*** DATA TO PROCESS Section Begins ***

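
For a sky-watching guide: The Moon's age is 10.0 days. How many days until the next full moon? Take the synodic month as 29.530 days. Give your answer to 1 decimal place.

Full moon is 0.5 of the way through the cycle: age 0.5 × 29.530 = 14.765 d.
So 4.765 days remain (14.765 − 10.0).

4.8 days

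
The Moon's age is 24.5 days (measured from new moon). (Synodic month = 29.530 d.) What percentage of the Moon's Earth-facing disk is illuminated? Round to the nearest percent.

26%

Elongation θ = 360° × 24.5/29.530 ≈ 298.7°.
cos 298.7° = 0.480, so f = (1 − 0.480)/2 = 0.260, so 26%.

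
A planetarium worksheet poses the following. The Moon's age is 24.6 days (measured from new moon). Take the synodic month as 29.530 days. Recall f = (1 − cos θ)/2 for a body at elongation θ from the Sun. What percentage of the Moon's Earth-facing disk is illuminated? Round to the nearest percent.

Phase angle: θ = 360°·(24.6 d)/(29.530 d) = 299.9°.
With cos θ = 0.498, the lit fraction is (1 − 0.498)/2 ≈ 0.251, so 25%.

25%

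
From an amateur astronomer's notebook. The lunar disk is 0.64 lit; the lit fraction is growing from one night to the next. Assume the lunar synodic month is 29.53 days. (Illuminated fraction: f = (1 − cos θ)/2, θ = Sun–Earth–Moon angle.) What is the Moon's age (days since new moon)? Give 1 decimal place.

8.7 days

From f = (1 − cos θ)/2: cos θ = 1 − 2×0.64 = -0.280; arccos → 106.3°.
The Moon is waxing (0°–180°), so θ = 106.3° directly.
At 360°/29.53 d per day, 106.3° corresponds to 8.72 days.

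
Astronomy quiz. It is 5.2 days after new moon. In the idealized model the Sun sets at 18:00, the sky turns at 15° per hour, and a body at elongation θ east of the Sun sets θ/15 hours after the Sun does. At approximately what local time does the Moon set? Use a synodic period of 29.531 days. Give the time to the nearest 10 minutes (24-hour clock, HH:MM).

Phase angle: θ = 360°·(5.2 d)/(29.531 d) = 63.4°.
At 15° of sky rotation per hour, 63.4° corresponds to a 4.23 h lag.
18:00 + 4.226 h ≈ 22:14 → 22:10 to the nearest ten minutes.

22:10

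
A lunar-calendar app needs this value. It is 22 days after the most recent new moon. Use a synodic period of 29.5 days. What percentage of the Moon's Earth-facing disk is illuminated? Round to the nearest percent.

51%

The Moon has covered 22/29.5 of its cycle, so θ ≈ 360° × 22/29.5 = 268.5°.
Illuminated fraction = (1 − cos 268.5°)/2 = (1 − (-0.027))/2 ≈ 0.513, so 51%.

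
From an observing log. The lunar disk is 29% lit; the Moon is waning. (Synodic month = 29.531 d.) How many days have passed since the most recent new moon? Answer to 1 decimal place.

cos θ = 1 − 2f = 0.420, giving a principal value of 65.2°.
A waning Moon lies in 180°–360°, so θ = 360° − 65.2° = 294.8°.
That fraction of the synodic month is 294.8/360 × 29.531 d ≈ 24.19 d.

24.2 days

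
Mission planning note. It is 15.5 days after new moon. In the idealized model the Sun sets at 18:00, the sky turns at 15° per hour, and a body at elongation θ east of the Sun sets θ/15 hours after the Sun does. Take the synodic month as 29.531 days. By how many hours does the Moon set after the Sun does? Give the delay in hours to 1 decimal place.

The Moon has covered 15.5/29.531 of its cycle, so θ ≈ 360° × 15.5/29.531 = 189.0°.
The Moon trails the Sun by θ/15 = 189.0/15 ≈ 12.60 hours.
So the Moon sets 12.60 h after the Sun.

12.6 h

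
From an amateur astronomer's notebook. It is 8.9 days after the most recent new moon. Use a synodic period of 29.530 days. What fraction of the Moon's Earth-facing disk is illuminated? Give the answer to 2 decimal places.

0.66

The Moon has covered 8.9/29.530 of its cycle, so θ ≈ 360° × 8.9/29.530 = 108.5°.
Illuminated fraction = (1 − cos 108.5°)/2 = (1 − (-0.317))/2 ≈ 0.659.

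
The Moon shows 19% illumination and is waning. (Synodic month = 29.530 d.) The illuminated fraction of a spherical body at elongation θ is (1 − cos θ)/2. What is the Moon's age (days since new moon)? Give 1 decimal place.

Invert f = (1 − cos θ)/2 to get cos θ = 1 − 2(0.19) = 0.620, hence θ₀ = arccos 0.620 = 51.7°.
Since the Moon is past full (waning), take the reflex angle: θ = 360° − 51.7° = 308.3°.
Age = 29.530 × 308.3°/360° ≈ 25.29 days.

25.3 days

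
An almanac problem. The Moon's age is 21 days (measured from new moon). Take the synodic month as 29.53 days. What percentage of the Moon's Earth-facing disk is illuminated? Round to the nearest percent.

62%

Elongation θ = 360° × 21/29.53 ≈ 256.0°.
cos 256.0° = (-0.242), so f = (1 − (-0.242))/2 = 0.621, so 62%.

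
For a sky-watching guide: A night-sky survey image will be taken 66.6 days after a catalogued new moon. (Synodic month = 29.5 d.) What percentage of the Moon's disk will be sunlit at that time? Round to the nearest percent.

52%

Reduce mod P: 66.6 − 2×29.5 = 7.60 d into the current lunation.
The Moon has covered 7.60/29.5 of its cycle, so θ ≈ 360° × 7.60/29.5 = 92.7°.
Illuminated fraction = (1 − cos 92.7°)/2 = (1 − (-0.048))/2 ≈ 0.524, so 52%.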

*** DATA TO PROCESS Section Ends ***

■ **EXERCISE GOAL**: Give back each record above exactly as written.

■ **EXERCISE RESULT**:
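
For a sky-watching guide: The Moon's age is 10.0 days. How many days until the next full moon? Take the synodic month as 29.530 days. Give your answer to 1 decimal place.

Full moon is 0.5 of the way through the cycle: age 0.5 × 29.530 = 14.765 d.
So 4.765 days remain (14.765 − 10.0).

4.8 days

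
The Moon's age is 24.5 days (measured from new moon). (Synodic month = 29.530 d.) What percentage of the Moon's Earth-facing disk is illuminated? Round to the nearest percent.

26%

Elongation θ = 360° × 24.5/29.530 ≈ 298.7°.
cos 298.7° = 0.480, so f = (1 − 0.480)/2 = 0.260, so 26%.

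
A planetarium worksheet poses the following. The Moon's age is 24.6 days (measured from new moon). Take the synodic month as 29.530 days. Recall f = (1 − cos θ)/2 for a body at elongation θ from the Sun. What percentage of the Moon's Earth-facing disk is illuminated? Round to the nearest percent.

Phase angle: θ = 360°·(24.6 d)/(29.530 d) = 299.9°.
With cos θ = 0.498, the lit fraction is (1 − 0.498)/2 ≈ 0.251, so 25%.

25%

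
From an amateur astronomer's notebook. The lunar disk is 0.64 lit; the lit fraction is growing from one night to the next. Assume the lunar synodic month is 29.53 days. (Illuminated fraction: f = (1 − cos θ)/2, θ = Sun–Earth–Moon angle.) What is the Moon's age (days since new moon)? Give 1 decimal place.

8.7 days

From f = (1 − cos θ)/2: cos θ = 1 − 2×0.64 = -0.280; arccos → 106.3°.
The Moon is waxing (0°–180°), so θ = 106.3° directly.
At 360°/29.53 d per day, 106.3° corresponds to 8.72 days.

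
Astronomy quiz. It is 5.2 days after new moon. In the idealized model the Sun sets at 18:00, the sky turns at 15° per hour, and a body at elongation θ east of the Sun sets θ/15 hours after the Sun does. At approximately what local time does the Moon set? Use a synodic period of 29.531 days. Give the time to the nearest 10 minutes (24-hour clock, HH:MM).

Phase angle: θ = 360°·(5.2 d)/(29.531 d) = 63.4°.
At 15° of sky rotation per hour, 63.4° corresponds to a 4.23 h lag.
18:00 + 4.226 h ≈ 22:14 → 22:10 to the nearest ten minutes.

22:10

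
A lunar-calendar app needs this value. It is 22 days after the most recent new moon. Use a synodic period of 29.5 days. What percentage of the Moon's Earth-facing disk is illuminated? Round to the nearest percent.

51%

The Moon has covered 22/29.5 of its cycle, so θ ≈ 360° × 22/29.5 = 268.5°.
Illuminated fraction = (1 − cos 268.5°)/2 = (1 − (-0.027))/2 ≈ 0.513, so 51%.

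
From an observing log. The lunar disk is 29% lit; the Moon is waning. (Synodic month = 29.531 d.) How many days have passed since the most recent new moon? Answer to 1 decimal place.

cos θ = 1 − 2f = 0.420, giving a principal value of 65.2°.
A waning Moon lies in 180°–360°, so θ = 360° − 65.2° = 294.8°.
That fraction of the synodic month is 294.8/360 × 29.531 d ≈ 24.19 d.

24.2 days

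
Mission planning note. It is 15.5 days after new moon. In the idealized model the Sun sets at 18:00, the sky turns at 15° per hour, and a body at elongation θ east of the Sun sets θ/15 hours after the Sun does. Take the synodic month as 29.531 days. By how many hours does the Moon set after the Sun does? Give the delay in hours to 1 decimal place.

The Moon has covered 15.5/29.531 of its cycle, so θ ≈ 360° × 15.5/29.531 = 189.0°.
The Moon trails the Sun by θ/15 = 189.0/15 ≈ 12.60 hours.
So the Moon sets 12.60 h after the Sun.

12.6 h

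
From an amateur astronomer's notebook. It is 8.9 days after the most recent new moon. Use a synodic period of 29.530 days. What fraction of the Moon's Earth-facing disk is illuminated? Give the answer to 2 decimal places.

0.66

The Moon has covered 8.9/29.530 of its cycle, so θ ≈ 360° × 8.9/29.530 = 108.5°.
Illuminated fraction = (1 − cos 108.5°)/2 = (1 − (-0.317))/2 ≈ 0.659.

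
The Moon shows 19% illumination and is waning. (Synodic month = 29.530 d.) The illuminated fraction of a spherical body at elongation θ is (1 − cos θ)/2. What is the Moon's age (days since new moon)? Give 1 decimal place.

Invert f = (1 − cos θ)/2 to get cos θ = 1 − 2(0.19) = 0.620, hence θ₀ = arccos 0.620 = 51.7°.
Since the Moon is past full (waning), take the reflex angle: θ = 360° − 51.7° = 308.3°.
Age = 29.530 × 308.3°/360° ≈ 25.29 days.

25.3 days

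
An almanac problem. The Moon's age is 21 days (measured from new moon). Take the synodic month as 29.53 days. What percentage of the Moon's Earth-facing disk is illuminated? Round to the nearest percent.

62%

Elongation θ = 360° × 21/29.53 ≈ 256.0°.
cos 256.0° = (-0.242), so f = (1 − (-0.242))/2 = 0.621, so 62%.

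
For a sky-watching guide: A night-sky survey image will be taken 66.6 days after a catalogued new moon. (Synodic month = 29.5 d.) What percentage of the Moon's disk will be sunlit at that time? Round to the nearest percent.

52%

Reduce mod P: 66.6 − 2×29.5 = 7.60 d into the current lunation.
The Moon has covered 7.60/29.5 of its cycle, so θ ≈ 360° × 7.60/29.5 = 92.7°.
Illuminated fraction = (1 − cos 92.7°)/2 = (1 − (-0.048))/2 ≈ 0.524, so 52%.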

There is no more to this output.